• [GIVEN RECORDS]
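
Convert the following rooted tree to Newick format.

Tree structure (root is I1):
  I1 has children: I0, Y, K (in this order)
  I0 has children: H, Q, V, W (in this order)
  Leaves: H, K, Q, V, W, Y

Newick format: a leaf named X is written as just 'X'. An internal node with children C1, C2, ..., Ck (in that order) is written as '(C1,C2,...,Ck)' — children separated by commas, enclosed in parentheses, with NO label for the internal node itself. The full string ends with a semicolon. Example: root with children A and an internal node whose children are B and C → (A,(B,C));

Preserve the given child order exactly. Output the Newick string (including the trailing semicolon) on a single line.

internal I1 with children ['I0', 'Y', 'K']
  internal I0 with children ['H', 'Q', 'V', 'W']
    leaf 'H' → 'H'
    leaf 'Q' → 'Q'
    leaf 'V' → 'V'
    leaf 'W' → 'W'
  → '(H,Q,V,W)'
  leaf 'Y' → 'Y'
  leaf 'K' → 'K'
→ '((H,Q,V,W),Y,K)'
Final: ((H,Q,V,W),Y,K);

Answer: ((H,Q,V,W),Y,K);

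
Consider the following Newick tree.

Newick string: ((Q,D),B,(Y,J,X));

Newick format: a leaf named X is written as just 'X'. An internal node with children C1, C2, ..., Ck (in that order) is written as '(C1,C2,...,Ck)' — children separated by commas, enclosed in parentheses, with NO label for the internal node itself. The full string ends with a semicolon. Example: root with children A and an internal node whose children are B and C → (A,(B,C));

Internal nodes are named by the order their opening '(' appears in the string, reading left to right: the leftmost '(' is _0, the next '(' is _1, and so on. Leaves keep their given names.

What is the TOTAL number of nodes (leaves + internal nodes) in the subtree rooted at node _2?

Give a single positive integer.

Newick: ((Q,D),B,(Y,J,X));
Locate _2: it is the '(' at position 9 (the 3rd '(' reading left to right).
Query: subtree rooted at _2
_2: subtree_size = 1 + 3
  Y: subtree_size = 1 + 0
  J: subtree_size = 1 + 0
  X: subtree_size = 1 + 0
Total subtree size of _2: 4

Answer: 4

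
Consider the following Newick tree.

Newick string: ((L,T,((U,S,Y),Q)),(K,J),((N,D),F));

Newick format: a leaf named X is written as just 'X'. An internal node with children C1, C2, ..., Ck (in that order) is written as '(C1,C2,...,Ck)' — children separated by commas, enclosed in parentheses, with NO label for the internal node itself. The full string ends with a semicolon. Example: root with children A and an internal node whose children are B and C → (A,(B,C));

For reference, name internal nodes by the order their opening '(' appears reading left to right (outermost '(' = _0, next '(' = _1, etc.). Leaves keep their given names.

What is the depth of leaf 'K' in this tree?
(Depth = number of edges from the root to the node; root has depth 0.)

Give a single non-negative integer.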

• [EXERCISE] Print the records again, exactly as they stand above.

• [RESPONSE]
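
Convert the following rooted tree to Newick format.

Tree structure (root is I1):
  I1 has children: I0, Y, K (in this order)
  I0 has children: H, Q, V, W (in this order)
  Leaves: H, K, Q, V, W, Y

Newick format: a leaf named X is written as just 'X'. An internal node with children C1, C2, ..., Ck (in that order) is written as '(C1,C2,...,Ck)' — children separated by commas, enclosed in parentheses, with NO label for the internal node itself. The full string ends with a semicolon. Example: root with children A and an internal node whose children are B and C → (A,(B,C));

Preserve the given child order exactly. Output the Newick string (including the trailing semicolon) on a single line.

internal I1 with children ['I0', 'Y', 'K']
  internal I0 with children ['H', 'Q', 'V', 'W']
    leaf 'H' → 'H'
    leaf 'Q' → 'Q'
    leaf 'V' → 'V'
    leaf 'W' → 'W'
  → '(H,Q,V,W)'
  leaf 'Y' → 'Y'
  leaf 'K' → 'K'
→ '((H,Q,V,W),Y,K)'
Final: ((H,Q,V,W),Y,K);

Answer: ((H,Q,V,W),Y,K);

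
Consider the following Newick tree.

Newick string: ((Q,D),B,(Y,J,X));

Newick format: a leaf named X is written as just 'X'. An internal node with children C1, C2, ..., Ck (in that order) is written as '(C1,C2,...,Ck)' — children separated by commas, enclosed in parentheses, with NO label for the internal node itself. The full string ends with a semicolon. Example: root with children A and an internal node whose children are B and C → (A,(B,C));

Internal nodes are named by the order their opening '(' appears in the string, reading left to right: the leftmost '(' is _0, the next '(' is _1, and so on. Leaves keep their given names.

What is the TOTAL number of nodes (leaves + internal nodes) in the subtree rooted at node _2?

Give a single positive integer.

Newick: ((Q,D),B,(Y,J,X));
Locate _2: it is the '(' at position 9 (the 3rd '(' reading left to right).
Query: subtree rooted at _2
_2: subtree_size = 1 + 3
  Y: subtree_size = 1 + 0
  J: subtree_size = 1 + 0
  X: subtree_size = 1 + 0
Total subtree size of _2: 4

Answer: 4

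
Consider the following Newick tree.

Newick string: ((L,T,((U,S,Y),Q)),(K,J),((N,D),F));

Newick format: a leaf named X is written as just 'X'. An internal node with children C1, C2, ..., Ck (in that order) is written as '(C1,C2,...,Ck)' — children separated by commas, enclosed in parentheses, with NO label for the internal node itself. The full string ends with a semicolon. Example: root with children A and an internal node whose children are B and C → (A,(B,C));

For reference, name internal nodes by the order their opening '(' appears reading left to right (outermost '(' = _0, next '(' = _1, etc.). Leaves keep their given names.

What is the depth of leaf 'K' in this tree?
(Depth = number of edges from the root to the node; root has depth 0.)

Give a single non-negative integer.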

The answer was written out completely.